* TASK OBJECTIVE *
Provide again, from the entries below, every line from the one containing "h(c) → pair(pair(c, e), pair(c, c))" through the one containing "U), X)) → g(X, U)", exactly as written, and no other line.

Dataset entries:
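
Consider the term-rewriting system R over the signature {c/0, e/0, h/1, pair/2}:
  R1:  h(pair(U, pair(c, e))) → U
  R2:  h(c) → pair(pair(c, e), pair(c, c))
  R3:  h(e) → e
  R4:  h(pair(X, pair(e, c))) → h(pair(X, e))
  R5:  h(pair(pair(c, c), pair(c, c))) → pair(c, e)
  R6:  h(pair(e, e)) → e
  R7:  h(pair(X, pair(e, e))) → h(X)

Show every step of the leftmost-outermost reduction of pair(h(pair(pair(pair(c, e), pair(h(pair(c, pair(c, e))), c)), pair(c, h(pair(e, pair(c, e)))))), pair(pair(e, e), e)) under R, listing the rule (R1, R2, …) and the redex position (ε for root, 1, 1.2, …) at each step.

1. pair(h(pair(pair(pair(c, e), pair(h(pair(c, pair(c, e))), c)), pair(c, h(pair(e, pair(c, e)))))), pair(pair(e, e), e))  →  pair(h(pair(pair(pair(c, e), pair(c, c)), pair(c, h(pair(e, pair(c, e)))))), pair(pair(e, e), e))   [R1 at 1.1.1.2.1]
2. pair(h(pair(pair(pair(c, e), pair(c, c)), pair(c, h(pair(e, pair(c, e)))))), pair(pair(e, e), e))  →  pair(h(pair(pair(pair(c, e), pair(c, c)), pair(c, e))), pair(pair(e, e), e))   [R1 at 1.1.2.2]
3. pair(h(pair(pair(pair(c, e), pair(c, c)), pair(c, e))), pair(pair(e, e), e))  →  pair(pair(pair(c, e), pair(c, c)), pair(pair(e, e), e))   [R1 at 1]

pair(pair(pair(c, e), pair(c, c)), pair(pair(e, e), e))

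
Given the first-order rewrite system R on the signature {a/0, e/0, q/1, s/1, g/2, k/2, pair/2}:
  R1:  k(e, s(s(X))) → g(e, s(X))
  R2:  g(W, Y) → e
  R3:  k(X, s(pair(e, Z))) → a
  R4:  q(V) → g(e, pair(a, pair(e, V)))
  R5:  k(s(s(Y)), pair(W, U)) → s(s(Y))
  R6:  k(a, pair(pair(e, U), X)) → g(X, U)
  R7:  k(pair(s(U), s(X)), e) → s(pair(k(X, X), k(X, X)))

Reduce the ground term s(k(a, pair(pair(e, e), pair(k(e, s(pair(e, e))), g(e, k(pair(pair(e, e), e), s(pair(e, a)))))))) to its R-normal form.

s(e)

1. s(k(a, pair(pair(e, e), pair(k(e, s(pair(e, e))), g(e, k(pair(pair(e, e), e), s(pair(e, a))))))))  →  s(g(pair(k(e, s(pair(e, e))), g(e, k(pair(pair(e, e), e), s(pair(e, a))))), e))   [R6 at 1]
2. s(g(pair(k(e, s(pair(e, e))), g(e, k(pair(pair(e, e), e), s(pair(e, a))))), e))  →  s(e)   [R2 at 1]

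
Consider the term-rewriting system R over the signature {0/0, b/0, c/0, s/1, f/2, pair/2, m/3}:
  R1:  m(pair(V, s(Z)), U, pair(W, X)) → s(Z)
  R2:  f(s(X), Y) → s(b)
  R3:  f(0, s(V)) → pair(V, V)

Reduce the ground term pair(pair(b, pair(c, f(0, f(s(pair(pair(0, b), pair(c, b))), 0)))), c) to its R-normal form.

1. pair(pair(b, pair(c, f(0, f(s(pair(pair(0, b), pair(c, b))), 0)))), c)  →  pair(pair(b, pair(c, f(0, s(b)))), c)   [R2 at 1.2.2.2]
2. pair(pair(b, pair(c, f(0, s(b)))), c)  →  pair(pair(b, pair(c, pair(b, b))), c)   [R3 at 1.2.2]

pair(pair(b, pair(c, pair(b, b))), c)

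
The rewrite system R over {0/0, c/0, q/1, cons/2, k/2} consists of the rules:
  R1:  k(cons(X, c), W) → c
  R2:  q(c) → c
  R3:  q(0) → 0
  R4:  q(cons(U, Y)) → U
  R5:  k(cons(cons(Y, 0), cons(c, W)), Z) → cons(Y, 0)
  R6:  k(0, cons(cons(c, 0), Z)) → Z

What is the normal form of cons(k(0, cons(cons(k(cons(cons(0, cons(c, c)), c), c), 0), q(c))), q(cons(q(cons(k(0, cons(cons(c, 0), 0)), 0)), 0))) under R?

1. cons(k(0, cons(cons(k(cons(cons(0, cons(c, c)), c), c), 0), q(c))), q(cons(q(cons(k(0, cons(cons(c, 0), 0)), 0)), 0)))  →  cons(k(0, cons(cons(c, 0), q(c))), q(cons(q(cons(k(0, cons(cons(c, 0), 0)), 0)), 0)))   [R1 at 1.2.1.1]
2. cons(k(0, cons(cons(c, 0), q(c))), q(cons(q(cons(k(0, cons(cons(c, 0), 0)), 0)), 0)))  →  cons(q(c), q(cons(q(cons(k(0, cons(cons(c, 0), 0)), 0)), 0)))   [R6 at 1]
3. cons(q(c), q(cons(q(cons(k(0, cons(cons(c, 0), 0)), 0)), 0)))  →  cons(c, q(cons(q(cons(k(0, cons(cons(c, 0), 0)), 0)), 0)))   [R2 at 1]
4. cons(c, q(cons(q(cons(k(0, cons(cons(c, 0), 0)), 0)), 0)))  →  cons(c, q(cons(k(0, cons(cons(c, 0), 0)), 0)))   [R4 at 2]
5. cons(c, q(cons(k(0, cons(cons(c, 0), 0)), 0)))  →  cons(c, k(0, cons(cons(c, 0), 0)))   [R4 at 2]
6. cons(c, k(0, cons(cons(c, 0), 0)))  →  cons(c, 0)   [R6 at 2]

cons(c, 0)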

...

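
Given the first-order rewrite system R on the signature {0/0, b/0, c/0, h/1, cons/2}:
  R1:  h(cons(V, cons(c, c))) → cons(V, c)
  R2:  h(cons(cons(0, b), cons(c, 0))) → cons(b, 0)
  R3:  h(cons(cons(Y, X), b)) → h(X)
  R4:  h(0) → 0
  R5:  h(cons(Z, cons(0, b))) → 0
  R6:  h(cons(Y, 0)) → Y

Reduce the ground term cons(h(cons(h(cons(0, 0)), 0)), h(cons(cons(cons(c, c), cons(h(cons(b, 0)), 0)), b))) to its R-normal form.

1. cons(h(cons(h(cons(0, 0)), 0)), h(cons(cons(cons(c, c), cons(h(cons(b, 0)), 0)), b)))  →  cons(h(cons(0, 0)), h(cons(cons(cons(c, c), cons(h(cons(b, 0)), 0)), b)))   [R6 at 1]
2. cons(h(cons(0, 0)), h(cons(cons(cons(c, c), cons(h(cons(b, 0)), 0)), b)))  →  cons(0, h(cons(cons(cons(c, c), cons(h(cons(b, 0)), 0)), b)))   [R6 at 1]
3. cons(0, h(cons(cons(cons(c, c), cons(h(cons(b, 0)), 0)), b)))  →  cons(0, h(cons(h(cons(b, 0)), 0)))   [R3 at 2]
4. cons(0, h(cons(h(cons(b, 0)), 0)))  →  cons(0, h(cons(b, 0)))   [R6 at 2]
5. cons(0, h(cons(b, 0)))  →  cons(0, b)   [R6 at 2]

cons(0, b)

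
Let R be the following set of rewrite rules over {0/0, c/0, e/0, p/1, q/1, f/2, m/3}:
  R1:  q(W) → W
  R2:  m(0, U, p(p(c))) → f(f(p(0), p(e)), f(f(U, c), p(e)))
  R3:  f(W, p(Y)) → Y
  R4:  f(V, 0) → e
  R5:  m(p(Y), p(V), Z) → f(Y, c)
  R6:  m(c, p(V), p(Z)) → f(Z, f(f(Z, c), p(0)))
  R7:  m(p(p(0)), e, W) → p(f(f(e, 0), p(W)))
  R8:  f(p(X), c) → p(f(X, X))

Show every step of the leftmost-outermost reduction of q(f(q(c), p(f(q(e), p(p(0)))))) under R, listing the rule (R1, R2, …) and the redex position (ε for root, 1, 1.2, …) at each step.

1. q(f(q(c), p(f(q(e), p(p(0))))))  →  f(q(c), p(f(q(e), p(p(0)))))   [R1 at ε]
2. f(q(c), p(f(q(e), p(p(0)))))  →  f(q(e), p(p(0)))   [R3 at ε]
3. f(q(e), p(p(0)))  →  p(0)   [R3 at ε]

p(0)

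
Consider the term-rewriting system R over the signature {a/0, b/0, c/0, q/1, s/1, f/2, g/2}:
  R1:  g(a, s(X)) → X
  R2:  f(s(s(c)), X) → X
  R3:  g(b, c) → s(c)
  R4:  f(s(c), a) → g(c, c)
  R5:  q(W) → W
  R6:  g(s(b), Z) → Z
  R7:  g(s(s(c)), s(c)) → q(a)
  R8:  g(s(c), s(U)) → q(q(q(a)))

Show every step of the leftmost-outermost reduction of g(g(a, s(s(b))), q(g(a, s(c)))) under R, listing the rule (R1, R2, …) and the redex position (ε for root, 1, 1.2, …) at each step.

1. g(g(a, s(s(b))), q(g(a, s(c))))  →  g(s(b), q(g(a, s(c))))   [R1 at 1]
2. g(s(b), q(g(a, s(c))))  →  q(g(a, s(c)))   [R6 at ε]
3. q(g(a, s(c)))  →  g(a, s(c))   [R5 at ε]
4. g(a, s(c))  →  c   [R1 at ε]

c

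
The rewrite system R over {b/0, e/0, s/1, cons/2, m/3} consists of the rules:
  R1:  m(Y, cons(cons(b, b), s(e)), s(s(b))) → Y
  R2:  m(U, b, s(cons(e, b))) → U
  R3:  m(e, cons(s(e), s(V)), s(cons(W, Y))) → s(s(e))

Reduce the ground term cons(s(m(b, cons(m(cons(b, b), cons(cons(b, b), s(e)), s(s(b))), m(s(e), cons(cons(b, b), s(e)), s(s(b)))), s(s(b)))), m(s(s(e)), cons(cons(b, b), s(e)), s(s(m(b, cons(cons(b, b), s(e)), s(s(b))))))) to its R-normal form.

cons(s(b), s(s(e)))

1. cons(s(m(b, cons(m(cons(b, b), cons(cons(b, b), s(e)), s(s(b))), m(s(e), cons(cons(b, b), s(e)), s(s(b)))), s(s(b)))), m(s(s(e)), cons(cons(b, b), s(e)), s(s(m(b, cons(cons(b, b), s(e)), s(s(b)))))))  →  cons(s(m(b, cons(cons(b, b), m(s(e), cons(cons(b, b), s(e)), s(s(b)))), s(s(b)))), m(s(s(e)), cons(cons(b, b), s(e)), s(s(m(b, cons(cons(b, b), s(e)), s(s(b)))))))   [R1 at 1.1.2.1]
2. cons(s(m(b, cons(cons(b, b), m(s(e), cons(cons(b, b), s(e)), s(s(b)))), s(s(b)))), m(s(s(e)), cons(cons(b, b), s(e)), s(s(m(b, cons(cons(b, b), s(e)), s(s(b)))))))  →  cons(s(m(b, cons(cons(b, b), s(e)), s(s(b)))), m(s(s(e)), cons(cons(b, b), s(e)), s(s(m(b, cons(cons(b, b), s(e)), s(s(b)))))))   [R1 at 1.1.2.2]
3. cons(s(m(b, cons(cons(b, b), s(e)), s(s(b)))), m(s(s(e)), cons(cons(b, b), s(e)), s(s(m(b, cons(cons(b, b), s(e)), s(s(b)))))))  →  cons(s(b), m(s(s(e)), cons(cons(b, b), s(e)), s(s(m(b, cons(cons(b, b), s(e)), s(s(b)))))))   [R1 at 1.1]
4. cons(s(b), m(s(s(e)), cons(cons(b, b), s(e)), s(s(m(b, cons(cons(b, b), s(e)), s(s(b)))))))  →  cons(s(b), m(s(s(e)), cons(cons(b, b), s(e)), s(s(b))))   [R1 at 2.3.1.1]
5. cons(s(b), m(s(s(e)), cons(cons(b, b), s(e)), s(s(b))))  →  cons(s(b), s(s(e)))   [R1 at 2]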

* FINISHED TASK *
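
  R2:  h(c) → pair(pair(c, e), pair(c, c))
  R3:  h(e) → e
  R4:  h(pair(X, pair(e, c))) → h(pair(X, e))
  R5:  h(pair(pair(c, c), pair(c, c))) → pair(c, e)
  R6:  h(pair(e, e)) → e
  R7:  h(pair(X, pair(e, e))) → h(X)

Show every step of the leftmost-outermost reduction of pair(h(pair(pair(pair(c, e), pair(h(pair(c, pair(c, e))), c)), pair(c, h(pair(e, pair(c, e)))))), pair(pair(e, e), e)) under R, listing the rule (R1, R2, …) and the redex position (ε for root, 1, 1.2, …) at each step.

1. pair(h(pair(pair(pair(c, e), pair(h(pair(c, pair(c, e))), c)), pair(c, h(pair(e, pair(c, e)))))), pair(pair(e, e), e))  →  pair(h(pair(pair(pair(c, e), pair(c, c)), pair(c, h(pair(e, pair(c, e)))))), pair(pair(e, e), e))   [R1 at 1.1.1.2.1]
2. pair(h(pair(pair(pair(c, e), pair(c, c)), pair(c, h(pair(e, pair(c, e)))))), pair(pair(e, e), e))  →  pair(h(pair(pair(pair(c, e), pair(c, c)), pair(c, e))), pair(pair(e, e), e))   [R1 at 1.1.2.2]
3. pair(h(pair(pair(pair(c, e), pair(c, c)), pair(c, e))), pair(pair(e, e), e))  →  pair(pair(pair(c, e), pair(c, c)), pair(pair(e, e), e))   [R1 at 1]

pair(pair(pair(c, e), pair(c, c)), pair(pair(e, e), e))

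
Given the first-order rewrite system R on the signature {a/0, e/0, q/1, s/1, g/2, k/2, pair/2}:
  R1:  k(e, s(s(X))) → g(e, s(X))
  R2:  g(W, Y) → e
  R3:  k(X, s(pair(e, Z))) → a
  R4:  q(V) → g(e, pair(a, pair(e, V)))
  R5:  k(s(s(Y)), pair(W, U)) → s(s(Y))
  R6:  k(a, pair(pair(e, U), X)) → g(X, U)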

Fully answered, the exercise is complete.